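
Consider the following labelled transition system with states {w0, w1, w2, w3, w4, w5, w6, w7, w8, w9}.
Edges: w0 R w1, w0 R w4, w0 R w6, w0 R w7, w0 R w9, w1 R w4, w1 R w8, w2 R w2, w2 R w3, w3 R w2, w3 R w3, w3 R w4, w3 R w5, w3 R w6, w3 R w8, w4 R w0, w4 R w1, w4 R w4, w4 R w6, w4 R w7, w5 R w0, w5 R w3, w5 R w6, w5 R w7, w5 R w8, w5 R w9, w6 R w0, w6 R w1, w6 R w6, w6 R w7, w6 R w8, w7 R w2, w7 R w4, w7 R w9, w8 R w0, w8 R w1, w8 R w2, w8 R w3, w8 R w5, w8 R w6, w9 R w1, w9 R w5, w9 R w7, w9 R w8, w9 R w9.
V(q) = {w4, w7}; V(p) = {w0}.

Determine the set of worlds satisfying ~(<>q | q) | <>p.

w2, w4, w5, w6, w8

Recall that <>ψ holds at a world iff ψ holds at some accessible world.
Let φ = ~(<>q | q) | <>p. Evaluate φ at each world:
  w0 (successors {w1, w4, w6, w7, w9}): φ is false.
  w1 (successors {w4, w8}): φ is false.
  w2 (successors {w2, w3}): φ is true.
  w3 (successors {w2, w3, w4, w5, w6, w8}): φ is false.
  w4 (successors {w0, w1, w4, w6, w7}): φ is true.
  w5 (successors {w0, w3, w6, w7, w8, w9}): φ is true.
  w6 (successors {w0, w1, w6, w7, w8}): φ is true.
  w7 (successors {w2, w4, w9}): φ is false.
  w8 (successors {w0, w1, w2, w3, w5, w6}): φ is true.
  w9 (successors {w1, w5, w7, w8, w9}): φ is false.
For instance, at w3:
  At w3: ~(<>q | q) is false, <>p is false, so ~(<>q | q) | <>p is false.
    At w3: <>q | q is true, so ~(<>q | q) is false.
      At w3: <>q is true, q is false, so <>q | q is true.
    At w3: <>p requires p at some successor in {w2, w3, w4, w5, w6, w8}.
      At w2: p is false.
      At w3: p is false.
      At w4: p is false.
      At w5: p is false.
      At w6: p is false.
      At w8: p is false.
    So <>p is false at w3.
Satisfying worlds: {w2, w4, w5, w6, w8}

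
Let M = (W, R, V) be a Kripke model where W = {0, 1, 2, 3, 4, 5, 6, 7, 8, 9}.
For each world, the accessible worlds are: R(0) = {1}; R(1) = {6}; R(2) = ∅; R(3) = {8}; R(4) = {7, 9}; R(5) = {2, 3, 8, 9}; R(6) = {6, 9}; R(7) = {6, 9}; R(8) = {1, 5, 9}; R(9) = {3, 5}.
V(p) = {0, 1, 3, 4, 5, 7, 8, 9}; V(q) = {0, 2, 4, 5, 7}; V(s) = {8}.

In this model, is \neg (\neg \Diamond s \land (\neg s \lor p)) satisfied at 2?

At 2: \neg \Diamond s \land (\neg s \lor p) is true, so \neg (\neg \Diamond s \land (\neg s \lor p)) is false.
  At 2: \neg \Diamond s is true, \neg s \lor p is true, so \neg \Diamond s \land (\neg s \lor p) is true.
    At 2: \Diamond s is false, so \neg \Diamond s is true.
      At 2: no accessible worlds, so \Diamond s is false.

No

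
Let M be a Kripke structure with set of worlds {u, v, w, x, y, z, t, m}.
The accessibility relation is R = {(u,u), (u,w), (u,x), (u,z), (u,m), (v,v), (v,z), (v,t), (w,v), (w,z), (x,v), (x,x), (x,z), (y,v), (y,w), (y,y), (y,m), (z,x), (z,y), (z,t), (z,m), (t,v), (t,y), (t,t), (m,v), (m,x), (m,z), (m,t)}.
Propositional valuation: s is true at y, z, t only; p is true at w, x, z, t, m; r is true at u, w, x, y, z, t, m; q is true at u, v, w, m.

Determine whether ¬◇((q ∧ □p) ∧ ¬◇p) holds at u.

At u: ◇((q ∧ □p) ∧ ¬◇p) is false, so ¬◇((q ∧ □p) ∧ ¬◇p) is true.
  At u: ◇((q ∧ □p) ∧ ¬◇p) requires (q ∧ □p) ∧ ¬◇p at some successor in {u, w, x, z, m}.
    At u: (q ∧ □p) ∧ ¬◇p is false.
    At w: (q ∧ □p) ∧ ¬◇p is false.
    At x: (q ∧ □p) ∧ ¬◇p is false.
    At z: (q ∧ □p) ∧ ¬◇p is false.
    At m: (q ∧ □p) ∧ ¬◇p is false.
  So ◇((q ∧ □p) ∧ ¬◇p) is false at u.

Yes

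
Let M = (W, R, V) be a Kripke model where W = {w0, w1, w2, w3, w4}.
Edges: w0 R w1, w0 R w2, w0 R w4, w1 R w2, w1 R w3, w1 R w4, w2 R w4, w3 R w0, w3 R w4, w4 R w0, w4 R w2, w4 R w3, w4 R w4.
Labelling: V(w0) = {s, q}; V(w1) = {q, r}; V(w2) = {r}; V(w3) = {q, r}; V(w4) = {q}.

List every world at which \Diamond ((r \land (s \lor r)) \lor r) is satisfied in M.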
◇ ◇ ◇
# [To do]
Your response must consist of the entries, reproduced exactly.

# [Solved problem]
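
Consider the following labelled transition system with states {w0, w1, w2, w3, w4, w5, w6, w7, w8, w9}.
Edges: w0 R w1, w0 R w4, w0 R w6, w0 R w7, w0 R w9, w1 R w4, w1 R w8, w2 R w2, w2 R w3, w3 R w2, w3 R w3, w3 R w4, w3 R w5, w3 R w6, w3 R w8, w4 R w0, w4 R w1, w4 R w4, w4 R w6, w4 R w7, w5 R w0, w5 R w3, w5 R w6, w5 R w7, w5 R w8, w5 R w9, w6 R w0, w6 R w1, w6 R w6, w6 R w7, w6 R w8, w7 R w2, w7 R w4, w7 R w9, w8 R w0, w8 R w1, w8 R w2, w8 R w3, w8 R w5, w8 R w6, w9 R w1, w9 R w5, w9 R w7, w9 R w8, w9 R w9.
V(q) = {w4, w7}; V(p) = {w0}.

Determine the set of worlds satisfying ~(<>q | q) | <>p.

w2, w4, w5, w6, w8

Recall that <>ψ holds at a world iff ψ holds at some accessible world.
Let φ = ~(<>q | q) | <>p. Evaluate φ at each world:
  w0 (successors {w1, w4, w6, w7, w9}): φ is false.
  w1 (successors {w4, w8}): φ is false.
  w2 (successors {w2, w3}): φ is true.
  w3 (successors {w2, w3, w4, w5, w6, w8}): φ is false.
  w4 (successors {w0, w1, w4, w6, w7}): φ is true.
  w5 (successors {w0, w3, w6, w7, w8, w9}): φ is true.
  w6 (successors {w0, w1, w6, w7, w8}): φ is true.
  w7 (successors {w2, w4, w9}): φ is false.
  w8 (successors {w0, w1, w2, w3, w5, w6}): φ is true.
  w9 (successors {w1, w5, w7, w8, w9}): φ is false.
For instance, at w3:
  At w3: ~(<>q | q) is false, <>p is false, so ~(<>q | q) | <>p is false.
    At w3: <>q | q is true, so ~(<>q | q) is false.
      At w3: <>q is true, q is false, so <>q | q is true.
    At w3: <>p requires p at some successor in {w2, w3, w4, w5, w6, w8}.
      At w2: p is false.
      At w3: p is false.
      At w4: p is false.
      At w5: p is false.
      At w6: p is false.
      At w8: p is false.
    So <>p is false at w3.
Satisfying worlds: {w2, w4, w5, w6, w8}

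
Let M = (W, R, V) be a Kripke model where W = {0, 1, 2, 3, 4, 5, 6, 7, 8, 9}.
For each world, the accessible worlds are: R(0) = {1}; R(1) = {6}; R(2) = ∅; R(3) = {8}; R(4) = {7, 9}; R(5) = {2, 3, 8, 9}; R(6) = {6, 9}; R(7) = {6, 9}; R(8) = {1, 5, 9}; R(9) = {3, 5}.
V(p) = {0, 1, 3, 4, 5, 7, 8, 9}; V(q) = {0, 2, 4, 5, 7}; V(s) = {8}.

In this model, is \neg (\neg \Diamond s \land (\neg s \lor p)) satisfied at 2?

At 2: \neg \Diamond s \land (\neg s \lor p) is true, so \neg (\neg \Diamond s \land (\neg s \lor p)) is false.
  At 2: \neg \Diamond s is true, \neg s \lor p is true, so \neg \Diamond s \land (\neg s \lor p) is true.
    At 2: \Diamond s is false, so \neg \Diamond s is true.
      At 2: no accessible worlds, so \Diamond s is false.

No

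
Let M be a Kripke structure with set of worlds {u, v, w, x, y, z, t, m}.
The accessibility relation is R = {(u,u), (u,w), (u,x), (u,z), (u,m), (v,v), (v,z), (v,t), (w,v), (w,z), (x,v), (x,x), (x,z), (y,v), (y,w), (y,y), (y,m), (z,x), (z,y), (z,t), (z,m), (t,v), (t,y), (t,t), (m,v), (m,x), (m,z), (m,t)}.
Propositional valuation: s is true at y, z, t only; p is true at w, x, z, t, m; r is true at u, w, x, y, z, t, m; q is true at u, v, w, m.

Determine whether ¬◇((q ∧ □p) ∧ ¬◇p) holds at u.

At u: ◇((q ∧ □p) ∧ ¬◇p) is false, so ¬◇((q ∧ □p) ∧ ¬◇p) is true.
  At u: ◇((q ∧ □p) ∧ ¬◇p) requires (q ∧ □p) ∧ ¬◇p at some successor in {u, w, x, z, m}.
    At u: (q ∧ □p) ∧ ¬◇p is false.
    At w: (q ∧ □p) ∧ ¬◇p is false.
    At x: (q ∧ □p) ∧ ¬◇p is false.
    At z: (q ∧ □p) ∧ ¬◇p is false.
    At m: (q ∧ □p) ∧ ¬◇p is false.
  So ◇((q ∧ □p) ∧ ¬◇p) is false at u.

Yes

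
Let M = (W, R, V) be a Kripke model where W = {w0, w1, w2, w3, w4}.
Edges: w0 R w1, w0 R w2, w0 R w4, w1 R w2, w1 R w3, w1 R w4, w2 R w4, w3 R w0, w3 R w4, w4 R w0, w4 R w2, w4 R w3, w4 R w4.
Labelling: V(w0) = {s, q}; V(w1) = {q, r}; V(w2) = {r}; V(w3) = {q, r}; V(w4) = {q}.

List every world at which \Diamond ((r \land (s \lor r)) \lor r) is satisfied in M.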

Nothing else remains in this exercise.